A complete copy of the entries, exactly as written, is the expected result.

:: EXERCISE INPUT ::

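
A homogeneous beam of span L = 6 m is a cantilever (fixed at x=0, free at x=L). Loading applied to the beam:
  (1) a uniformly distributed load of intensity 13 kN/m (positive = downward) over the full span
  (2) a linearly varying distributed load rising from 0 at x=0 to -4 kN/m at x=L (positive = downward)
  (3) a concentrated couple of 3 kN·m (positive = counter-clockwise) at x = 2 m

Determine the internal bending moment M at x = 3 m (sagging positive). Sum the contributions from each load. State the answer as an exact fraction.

M(3) = -87/2 kN·m

Load 1 — uniform load w=13 kN/m over full span:
  M_1 = -w(L-x)²/2 = -13·(6-3)²/2 = -117/2 kN·m
Load 2 — triangular load w₀=-4 kN/m (0→w₀ over full span):
  M_2 = w₀Lx/2 - w₀L²/3 - w₀x³/(6L) = (-4)·6·3/2 - (-4)·6²/3 - (-4)·3³/(6·6) = 15 kN·m
Load 3 — applied couple M₀=3 kN·m at a=2 m (b=L-a=4):
  M_3 = 0  [x>a] = 0 kN·m
Superposition: M = Σ M_i = -87/2 kN·m ≈ -43.500000 kN·m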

:::

OUTPUT OF THE EXERCISE:
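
A homogeneous beam of span L = 6 m is a cantilever (fixed at x=0, free at x=L). Loading applied to the beam:
  (1) a uniformly distributed load of intensity 13 kN/m (positive = downward) over the full span
  (2) a linearly varying distributed load rising from 0 at x=0 to -4 kN/m at x=L (positive = downward)
  (3) a concentrated couple of 3 kN·m (positive = counter-clockwise) at x = 2 m

Determine the internal bending moment M at x = 3 m (sagging positive). Sum the contributions from each load. State the answer as an exact fraction.

M(3) = -87/2 kN·m

Load 1 — uniform load w=13 kN/m over full span:
  M_1 = -w(L-x)²/2 = -13·(6-3)²/2 = -117/2 kN·m
Load 2 — triangular load w₀=-4 kN/m (0→w₀ over full span):
  M_2 = w₀Lx/2 - w₀L²/3 - w₀x³/(6L) = (-4)·6·3/2 - (-4)·6²/3 - (-4)·3³/(6·6) = 15 kN·m
Load 3 — applied couple M₀=3 kN·m at a=2 m (b=L-a=4):
  M_3 = 0  [x>a] = 0 kN·m
Superposition: M = Σ M_i = -87/2 kN·m ≈ -43.500000 kN·m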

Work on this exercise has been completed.